Retype the listing that follows, leaving nothing out.
━━━ SUPPLIED INFORMATION
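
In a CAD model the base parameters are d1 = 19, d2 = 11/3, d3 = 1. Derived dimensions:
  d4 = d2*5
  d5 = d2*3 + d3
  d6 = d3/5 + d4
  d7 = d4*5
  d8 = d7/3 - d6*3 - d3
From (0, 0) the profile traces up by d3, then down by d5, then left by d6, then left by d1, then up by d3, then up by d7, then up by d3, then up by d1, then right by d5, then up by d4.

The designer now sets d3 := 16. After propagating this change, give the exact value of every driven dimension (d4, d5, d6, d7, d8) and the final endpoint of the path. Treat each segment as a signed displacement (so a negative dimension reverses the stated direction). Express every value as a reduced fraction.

Apply edit: d3 := 16
  d4 = d2*5 = 55/3
  d5 = d2*3 + d3 = 27
  d6 = d3/5 + d4 = 323/15
  d7 = d4*5 = 275/3
  d8 = d7/3 - d6*3 - d3 = -2252/45
Walk from origin (0, 0):
  seg 1: up by d3 = 16 → (0, 16)
  seg 2: down by d5 = 27 → (0, -11)
  seg 3: left by d6 = 323/15 → (-323/15, -11)
  seg 4: left by d1 = 19 → (-608/15, -11)
  seg 5: up by d3 = 16 → (-608/15, 5)
  seg 6: up by d7 = 275/3 → (-608/15, 290/3)
  seg 7: up by d3 = 16 → (-608/15, 338/3)
  seg 8: up by d1 = 19 → (-608/15, 395/3)
  seg 9: right by d5 = 27 → (-203/15, 395/3)
  seg 10: up by d4 = 55/3 → (-203/15, 150)

d4 = 55/3
d5 = 27
d6 = 323/15
d7 = 275/3
d8 = -2252/45
endpoint = (-203/15, 150)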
━━━━━━
## [ANSWER TO THIS EXERCISE]
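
In a CAD model the base parameters are d1 = 19, d2 = 11/3, d3 = 1. Derived dimensions:
  d4 = d2*5
  d5 = d2*3 + d3
  d6 = d3/5 + d4
  d7 = d4*5
  d8 = d7/3 - d6*3 - d3
From (0, 0) the profile traces up by d3, then down by d5, then left by d6, then left by d1, then up by d3, then up by d7, then up by d3, then up by d1, then right by d5, then up by d4.

The designer now sets d3 := 16. After propagating this change, give the exact value of every driven dimension (d4, d5, d6, d7, d8) and the final endpoint of the path. Treat each segment as a signed displacement (so a negative dimension reverses the stated direction). Express every value as a reduced fraction.

Apply edit: d3 := 16
  d4 = d2*5 = 55/3
  d5 = d2*3 + d3 = 27
  d6 = d3/5 + d4 = 323/15
  d7 = d4*5 = 275/3
  d8 = d7/3 - d6*3 - d3 = -2252/45
Walk from origin (0, 0):
  seg 1: up by d3 = 16 → (0, 16)
  seg 2: down by d5 = 27 → (0, -11)
  seg 3: left by d6 = 323/15 → (-323/15, -11)
  seg 4: left by d1 = 19 → (-608/15, -11)
  seg 5: up by d3 = 16 → (-608/15, 5)
  seg 6: up by d7 = 275/3 → (-608/15, 290/3)
  seg 7: up by d3 = 16 → (-608/15, 338/3)
  seg 8: up by d1 = 19 → (-608/15, 395/3)
  seg 9: right by d5 = 27 → (-203/15, 395/3)
  seg 10: up by d4 = 55/3 → (-203/15, 150)

d4 = 55/3
d5 = 27
d6 = 323/15
d7 = 275/3
d8 = -2252/45
endpoint = (-203/15, 150)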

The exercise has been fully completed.